(Extracted data entries)
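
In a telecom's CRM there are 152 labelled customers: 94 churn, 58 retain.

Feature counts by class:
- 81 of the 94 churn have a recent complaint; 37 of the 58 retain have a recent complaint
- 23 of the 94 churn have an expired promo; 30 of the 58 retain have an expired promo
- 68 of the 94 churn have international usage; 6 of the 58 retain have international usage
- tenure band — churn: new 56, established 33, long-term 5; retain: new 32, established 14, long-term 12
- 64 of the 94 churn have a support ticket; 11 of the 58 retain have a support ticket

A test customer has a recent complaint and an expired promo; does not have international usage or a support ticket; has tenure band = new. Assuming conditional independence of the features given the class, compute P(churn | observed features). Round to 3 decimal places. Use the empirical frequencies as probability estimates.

0.120

churn: (94/152) × (81/94) × (23/94) × (26/94) × (56/94) × (30/94) ≈ 0.0068571
retain: (58/152) × (37/58) × (30/58) × (52/58) × (32/58) × (47/58) ≈ 0.0504683
P(churn | x) = 0.0068571 / 0.0573254 ≈ 0.120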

## [Try it]
The complete data above is to be written out again as it stands.

## [Written response]
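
In a telecom's CRM there are 152 labelled customers: 94 churn, 58 retain.

Feature counts by class:
- 81 of the 94 churn have a recent complaint; 37 of the 58 retain have a recent complaint
- 23 of the 94 churn have an expired promo; 30 of the 58 retain have an expired promo
- 68 of the 94 churn have international usage; 6 of the 58 retain have international usage
- tenure band — churn: new 56, established 33, long-term 5; retain: new 32, established 14, long-term 12
- 64 of the 94 churn have a support ticket; 11 of the 58 retain have a support ticket

A test customer has a recent complaint and an expired promo; does not have international usage or a support ticket; has tenure band = new. Assuming conditional independence of the features given the class, compute P(churn | observed features). Round to 3 decimal places. Use the empirical frequencies as probability estimates.

0.120

churn: (94/152) × (81/94) × (23/94) × (26/94) × (56/94) × (30/94) ≈ 0.0068571
retain: (58/152) × (37/58) × (30/58) × (52/58) × (32/58) × (47/58) ≈ 0.0504683
P(churn | x) = 0.0068571 / 0.0573254 ≈ 0.120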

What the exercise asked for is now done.